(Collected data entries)
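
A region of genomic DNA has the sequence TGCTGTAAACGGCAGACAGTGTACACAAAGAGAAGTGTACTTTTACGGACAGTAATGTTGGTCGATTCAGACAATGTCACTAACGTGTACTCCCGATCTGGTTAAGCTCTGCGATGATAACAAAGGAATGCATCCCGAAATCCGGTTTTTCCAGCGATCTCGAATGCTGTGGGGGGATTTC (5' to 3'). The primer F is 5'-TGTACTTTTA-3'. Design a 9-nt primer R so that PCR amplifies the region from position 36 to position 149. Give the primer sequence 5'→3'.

The product's 3' end on the top strand is position 149.
The reverse primer anneals to the top strand over positions 141–149, i.e. to TCCGGTTTT.
Its sequence written 5'→3' is the reverse complement: AAAACCGGA.

5'-AAAACCGGA-3'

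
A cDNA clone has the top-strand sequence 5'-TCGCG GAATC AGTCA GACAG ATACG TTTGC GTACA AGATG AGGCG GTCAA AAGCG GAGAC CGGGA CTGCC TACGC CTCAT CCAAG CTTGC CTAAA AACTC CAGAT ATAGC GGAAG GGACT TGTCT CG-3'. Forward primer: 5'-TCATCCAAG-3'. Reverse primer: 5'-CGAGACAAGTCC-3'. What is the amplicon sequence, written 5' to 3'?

5'-TCATCCAAGCTTGCCTAAAAACTCCAGATATAGCGGAAGGGACTTGTCTCG-3'

The forward primer matches the template at positions 77–85.
Reverse complement of the reverse primer: GGACTTGTCTCG. This occurs on the top strand at positions 116–127.
The product is the template from position 77 through 127 (51 bp).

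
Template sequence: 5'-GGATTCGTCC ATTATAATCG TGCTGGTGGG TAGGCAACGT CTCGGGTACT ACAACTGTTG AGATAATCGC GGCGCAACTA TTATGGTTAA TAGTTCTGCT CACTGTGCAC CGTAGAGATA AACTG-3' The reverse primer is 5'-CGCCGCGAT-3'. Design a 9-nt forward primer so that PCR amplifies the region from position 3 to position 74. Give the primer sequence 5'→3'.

5'-ATTCGTCCA-3'

The reverse primer's reverse complement ATCGCGGCG matches the template at positions 66–74; the product starts at position 3.
The forward primer is identical to the top strand over positions 3–11: ATTCGTCCA.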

• About this exercise:
Your task is to reproduce all of the records exactly.

• Response area:
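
A region of genomic DNA has the sequence TGCTGTAAACGGCAGACAGTGTACACAAAGAGAAGTGTACTTTTACGGACAGTAATGTTGGTCGATTCAGACAATGTCACTAACGTGTACTCCCGATCTGGTTAAGCTCTGCGATGATAACAAAGGAATGCATCCCGAAATCCGGTTTTTCCAGCGATCTCGAATGCTGTGGGGGGATTTC (5' to 3'). The primer F is 5'-TGTACTTTTA-3'. Design a 9-nt primer R so that PCR amplifies the region from position 36 to position 149. Give the primer sequence 5'→3'.

The product's 3' end on the top strand is position 149.
The reverse primer anneals to the top strand over positions 141–149, i.e. to TCCGGTTTT.
Its sequence written 5'→3' is the reverse complement: AAAACCGGA.

5'-AAAACCGGA-3'

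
A cDNA clone has the top-strand sequence 5'-TCGCG GAATC AGTCA GACAG ATACG TTTGC GTACA AGATG AGGCG GTCAA AAGCG GAGAC CGGGA CTGCC TACGC CTCAT CCAAG CTTGC CTAAA AACTC CAGAT ATAGC GGAAG GGACT TGTCT CG-3'. Forward primer: 5'-TCATCCAAG-3'. Reverse primer: 5'-CGAGACAAGTCC-3'. What is the amplicon sequence, written 5' to 3'?

5'-TCATCCAAGCTTGCCTAAAAACTCCAGATATAGCGGAAGGGACTTGTCTCG-3'

The forward primer matches the template at positions 77–85.
Reverse complement of the reverse primer: GGACTTGTCTCG. This occurs on the top strand at positions 116–127.
The product is the template from position 77 through 127 (51 bp).

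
Template sequence: 5'-GGATTCGTCC ATTATAATCG TGCTGGTGGG TAGGCAACGT CTCGGGTACT ACAACTGTTG AGATAATCGC GGCGCAACTA TTATGGTTAA TAGTTCTGCT CACTGTGCAC CGTAGAGATA AACTG-3' The reverse primer is 5'-CGCCGCGAT-3'. Design a 9-nt forward primer so that PCR amplifies the region from position 3 to position 74. Give the primer sequence 5'→3'.

5'-ATTCGTCCA-3'

The reverse primer's reverse complement ATCGCGGCG matches the template at positions 66–74; the product starts at position 3.
The forward primer is identical to the top strand over positions 3–11: ATTCGTCCA.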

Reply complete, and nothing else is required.